DIRECTIONS FOR THIS TASK:
Transcribe the stretch of entries below from the line with "l: m, p, t, i" through the line with "g->d, a->j, i->j", exactly and with both ends included; leave out all other lines.

MATERIAL FOR THE TASK:

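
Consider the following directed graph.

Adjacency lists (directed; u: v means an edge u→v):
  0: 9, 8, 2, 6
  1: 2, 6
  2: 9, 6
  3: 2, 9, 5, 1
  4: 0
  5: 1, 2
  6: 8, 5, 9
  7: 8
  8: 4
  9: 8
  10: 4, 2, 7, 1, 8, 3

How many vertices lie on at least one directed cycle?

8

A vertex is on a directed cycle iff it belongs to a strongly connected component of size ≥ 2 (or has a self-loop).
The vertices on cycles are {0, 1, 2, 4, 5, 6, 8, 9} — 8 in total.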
* * *
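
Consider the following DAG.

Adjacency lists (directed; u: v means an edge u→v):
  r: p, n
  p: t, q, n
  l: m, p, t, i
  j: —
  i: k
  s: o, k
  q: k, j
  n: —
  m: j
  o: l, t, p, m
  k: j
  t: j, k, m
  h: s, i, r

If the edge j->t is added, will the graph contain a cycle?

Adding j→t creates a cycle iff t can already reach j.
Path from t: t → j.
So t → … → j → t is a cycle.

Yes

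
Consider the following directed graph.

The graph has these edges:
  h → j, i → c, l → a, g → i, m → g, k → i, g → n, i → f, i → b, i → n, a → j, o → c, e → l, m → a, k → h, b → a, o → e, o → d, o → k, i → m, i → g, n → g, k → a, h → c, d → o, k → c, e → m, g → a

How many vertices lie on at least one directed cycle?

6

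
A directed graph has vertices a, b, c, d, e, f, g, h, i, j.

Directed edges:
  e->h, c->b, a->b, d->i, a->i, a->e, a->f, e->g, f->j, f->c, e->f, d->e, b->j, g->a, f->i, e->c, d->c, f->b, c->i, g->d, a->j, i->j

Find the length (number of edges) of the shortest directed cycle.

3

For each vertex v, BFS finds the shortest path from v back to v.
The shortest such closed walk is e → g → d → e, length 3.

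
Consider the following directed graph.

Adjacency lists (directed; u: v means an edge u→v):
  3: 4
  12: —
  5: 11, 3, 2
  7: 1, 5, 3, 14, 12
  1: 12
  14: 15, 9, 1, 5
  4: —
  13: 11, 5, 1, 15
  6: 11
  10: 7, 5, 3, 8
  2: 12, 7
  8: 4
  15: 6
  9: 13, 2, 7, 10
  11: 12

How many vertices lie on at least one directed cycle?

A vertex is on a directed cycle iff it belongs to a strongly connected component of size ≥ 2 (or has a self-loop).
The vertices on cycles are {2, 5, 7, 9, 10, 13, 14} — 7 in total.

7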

RESULT OF THIS EXERCISE:
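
  l: m, p, t, i
  j: —
  i: k
  s: o, k
  q: k, j
  n: —
  m: j
  o: l, t, p, m
  k: j
  t: j, k, m
  h: s, i, r

If the edge j->t is added, will the graph contain a cycle?

Adding j→t creates a cycle iff t can already reach j.
Path from t: t → j.
So t → … → j → t is a cycle.

Yes

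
Consider the following directed graph.

The graph has these edges:
  h → j, i → c, l → a, g → i, m → g, k → i, g → n, i → f, i → b, i → n, a → j, o → c, e → l, m → a, k → h, b → a, o → e, o → d, o → k, i → m, i → g, n → g, k → a, h → c, d → o, k → c, e → m, g → a

How many vertices lie on at least one directed cycle?

6

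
A directed graph has vertices a, b, c, d, e, f, g, h, i, j.

Directed edges:
  e->h, c->b, a->b, d->i, a->i, a->e, a->f, e->g, f->j, f->c, e->f, d->e, b->j, g->a, f->i, e->c, d->c, f->b, c->i, g->d, a->j, i->j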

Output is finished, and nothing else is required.